DATASET RECORDS: Begin

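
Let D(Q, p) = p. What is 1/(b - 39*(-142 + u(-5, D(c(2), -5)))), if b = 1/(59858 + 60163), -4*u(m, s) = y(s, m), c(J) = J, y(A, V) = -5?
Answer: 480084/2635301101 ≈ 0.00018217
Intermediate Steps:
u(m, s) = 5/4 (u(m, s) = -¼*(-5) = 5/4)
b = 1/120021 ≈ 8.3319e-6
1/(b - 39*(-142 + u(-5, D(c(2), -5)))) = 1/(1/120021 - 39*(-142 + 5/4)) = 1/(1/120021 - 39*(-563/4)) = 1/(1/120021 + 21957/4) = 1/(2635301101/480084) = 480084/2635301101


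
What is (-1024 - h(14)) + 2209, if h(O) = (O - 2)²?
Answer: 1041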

DATASET RECORDS: End
DATASET RECORDS: Begin

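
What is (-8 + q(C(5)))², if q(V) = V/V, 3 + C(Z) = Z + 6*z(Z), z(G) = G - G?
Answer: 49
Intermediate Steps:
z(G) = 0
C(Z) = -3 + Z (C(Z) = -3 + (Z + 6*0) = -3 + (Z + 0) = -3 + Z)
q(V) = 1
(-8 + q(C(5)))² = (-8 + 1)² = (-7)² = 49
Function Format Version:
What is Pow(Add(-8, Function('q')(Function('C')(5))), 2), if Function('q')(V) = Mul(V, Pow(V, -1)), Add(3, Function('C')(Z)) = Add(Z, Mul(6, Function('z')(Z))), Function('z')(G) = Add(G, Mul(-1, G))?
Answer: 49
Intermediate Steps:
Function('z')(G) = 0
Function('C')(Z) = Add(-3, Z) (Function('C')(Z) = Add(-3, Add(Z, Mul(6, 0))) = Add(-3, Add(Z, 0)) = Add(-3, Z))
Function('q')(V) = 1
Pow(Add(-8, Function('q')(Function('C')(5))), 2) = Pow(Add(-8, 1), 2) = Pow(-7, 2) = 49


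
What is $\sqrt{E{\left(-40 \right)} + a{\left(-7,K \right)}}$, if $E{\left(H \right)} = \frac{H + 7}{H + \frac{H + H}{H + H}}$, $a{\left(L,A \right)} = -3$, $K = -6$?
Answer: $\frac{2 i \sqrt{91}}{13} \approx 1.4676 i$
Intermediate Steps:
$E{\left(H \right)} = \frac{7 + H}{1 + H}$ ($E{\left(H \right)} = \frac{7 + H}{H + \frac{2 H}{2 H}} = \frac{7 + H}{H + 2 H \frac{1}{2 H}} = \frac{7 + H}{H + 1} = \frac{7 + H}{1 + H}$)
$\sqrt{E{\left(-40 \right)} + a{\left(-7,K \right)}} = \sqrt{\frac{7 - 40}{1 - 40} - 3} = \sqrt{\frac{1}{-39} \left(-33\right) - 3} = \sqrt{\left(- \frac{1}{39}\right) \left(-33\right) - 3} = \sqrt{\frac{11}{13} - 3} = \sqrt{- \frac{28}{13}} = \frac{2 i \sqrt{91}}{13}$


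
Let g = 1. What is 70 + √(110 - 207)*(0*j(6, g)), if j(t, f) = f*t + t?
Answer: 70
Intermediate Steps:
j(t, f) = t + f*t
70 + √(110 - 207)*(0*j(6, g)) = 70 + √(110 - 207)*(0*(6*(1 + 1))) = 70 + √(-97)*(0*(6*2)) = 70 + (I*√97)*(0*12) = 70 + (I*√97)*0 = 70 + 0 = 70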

DATASET RECORDS: End
DATASET RECORDS: Begin

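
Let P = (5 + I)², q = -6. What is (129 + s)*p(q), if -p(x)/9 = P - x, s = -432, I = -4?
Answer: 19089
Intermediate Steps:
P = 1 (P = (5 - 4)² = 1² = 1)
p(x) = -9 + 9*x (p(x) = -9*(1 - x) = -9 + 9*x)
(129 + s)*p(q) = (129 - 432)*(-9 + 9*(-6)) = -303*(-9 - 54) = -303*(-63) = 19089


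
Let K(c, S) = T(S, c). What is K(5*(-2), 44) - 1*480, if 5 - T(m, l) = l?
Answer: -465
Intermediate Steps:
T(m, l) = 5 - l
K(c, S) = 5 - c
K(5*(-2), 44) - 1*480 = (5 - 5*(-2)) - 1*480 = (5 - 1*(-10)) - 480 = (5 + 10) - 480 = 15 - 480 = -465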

DATASET RECORDS: End

◆ **REQUIRED WORK**
Using the records above, restate word for word the lines from the one with "Answer: 480084/2635301101 ≈ 0.00018217" through the one with "Answer: 1041", both included.

◆ **REPLY TO THE EXERCISE**
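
Answer: 480084/2635301101 ≈ 0.00018217
Intermediate Steps:
u(m, s) = 5/4 (u(m, s) = -¼*(-5) = 5/4)
b = 1/120021 ≈ 8.3319e-6
1/(b - 39*(-142 + u(-5, D(c(2), -5)))) = 1/(1/120021 - 39*(-142 + 5/4)) = 1/(1/120021 - 39*(-563/4)) = 1/(1/120021 + 21957/4) = 1/(2635301101/480084) = 480084/2635301101


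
What is (-1024 - h(14)) + 2209, if h(O) = (O - 2)²?
Answer: 1041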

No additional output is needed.